> _Problem to work on_:
Repeat the entries exactly, keeping every line as it is.

> _Supplied data_:
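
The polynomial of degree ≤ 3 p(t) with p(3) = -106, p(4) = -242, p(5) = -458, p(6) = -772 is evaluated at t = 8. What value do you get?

Evaluate each Lagrange basis at t = 8:
L_0(8) = (4)·(3)·(2)/[(-1)·(-2)·(-3)] = -4
L_1(8) = (5)·(3)·(2)/[(1)·(-1)·(-2)] = 15
L_2(8) = (5)·(4)·(2)/[(2)·(1)·(-1)] = -20
L_3(8) = (5)·(4)·(3)/[(3)·(2)·(1)] = 10
Sum: (-106)·(-4) + (-242)·(15) + (-458)·(-20) + (-772)·(10) = -1766

-1766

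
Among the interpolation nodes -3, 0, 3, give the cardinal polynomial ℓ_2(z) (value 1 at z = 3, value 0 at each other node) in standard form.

ℓ_2(z) = (1/18)z^2 + (1/6)z

ℓ_2(z) = (z + 3)z / [(6)·(3)]
       = (z^2 + 3z) / (18)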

> _Response for this exercise_:
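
The polynomial of degree ≤ 3 p(t) with p(3) = -106, p(4) = -242, p(5) = -458, p(6) = -772 is evaluated at t = 8. What value do you get?

Evaluate each Lagrange basis at t = 8:
L_0(8) = (4)·(3)·(2)/[(-1)·(-2)·(-3)] = -4
L_1(8) = (5)·(3)·(2)/[(1)·(-1)·(-2)] = 15
L_2(8) = (5)·(4)·(2)/[(2)·(1)·(-1)] = -20
L_3(8) = (5)·(4)·(3)/[(3)·(2)·(1)] = 10
Sum: (-106)·(-4) + (-242)·(15) + (-458)·(-20) + (-772)·(10) = -1766

-1766

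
Among the interpolation nodes -3, 0, 3, give the cardinal polynomial ℓ_2(z) (value 1 at z = 3, value 0 at each other node) in standard form.

ℓ_2(z) = (1/18)z^2 + (1/6)z

ℓ_2(z) = (z + 3)z / [(6)·(3)]
       = (z^2 + 3z) / (18)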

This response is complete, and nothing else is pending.